#### What the task requires
Lines containing the word "size" are to be copied from the data below.

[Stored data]
==================================================

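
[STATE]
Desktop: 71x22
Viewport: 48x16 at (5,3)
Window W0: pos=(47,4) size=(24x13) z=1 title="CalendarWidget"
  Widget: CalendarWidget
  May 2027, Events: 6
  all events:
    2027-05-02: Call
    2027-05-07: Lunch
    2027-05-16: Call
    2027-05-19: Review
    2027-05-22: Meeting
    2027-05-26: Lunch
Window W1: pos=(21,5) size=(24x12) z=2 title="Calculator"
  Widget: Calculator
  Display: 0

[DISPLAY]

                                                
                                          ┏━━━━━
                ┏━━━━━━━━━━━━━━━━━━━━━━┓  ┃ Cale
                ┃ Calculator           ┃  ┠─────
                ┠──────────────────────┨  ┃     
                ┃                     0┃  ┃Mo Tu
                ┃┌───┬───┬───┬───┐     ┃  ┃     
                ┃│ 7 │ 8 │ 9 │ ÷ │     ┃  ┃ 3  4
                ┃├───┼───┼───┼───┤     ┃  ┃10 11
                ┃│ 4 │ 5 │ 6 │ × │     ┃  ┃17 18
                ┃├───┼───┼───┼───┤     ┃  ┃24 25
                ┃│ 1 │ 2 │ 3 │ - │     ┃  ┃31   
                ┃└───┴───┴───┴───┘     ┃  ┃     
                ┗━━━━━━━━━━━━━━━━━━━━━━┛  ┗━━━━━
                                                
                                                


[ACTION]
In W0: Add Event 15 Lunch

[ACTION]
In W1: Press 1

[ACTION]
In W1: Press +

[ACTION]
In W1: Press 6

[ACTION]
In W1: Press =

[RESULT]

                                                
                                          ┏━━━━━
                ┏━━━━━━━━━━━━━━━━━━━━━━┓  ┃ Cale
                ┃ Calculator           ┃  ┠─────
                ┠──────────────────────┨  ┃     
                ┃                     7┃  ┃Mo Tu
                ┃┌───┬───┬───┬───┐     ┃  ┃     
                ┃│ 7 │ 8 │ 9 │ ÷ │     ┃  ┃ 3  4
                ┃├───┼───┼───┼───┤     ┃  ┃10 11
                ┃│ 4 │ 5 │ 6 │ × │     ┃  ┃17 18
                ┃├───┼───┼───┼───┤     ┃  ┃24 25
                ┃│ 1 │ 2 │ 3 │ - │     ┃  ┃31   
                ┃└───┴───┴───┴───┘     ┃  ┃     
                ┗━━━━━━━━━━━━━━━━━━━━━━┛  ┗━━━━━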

==================================================

#### Exercise answer
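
Window W0: pos=(47,4) size=(24x13) z=1 title="CalendarWidget"
Window W1: pos=(21,5) size=(24x12) z=2 title="Calculator"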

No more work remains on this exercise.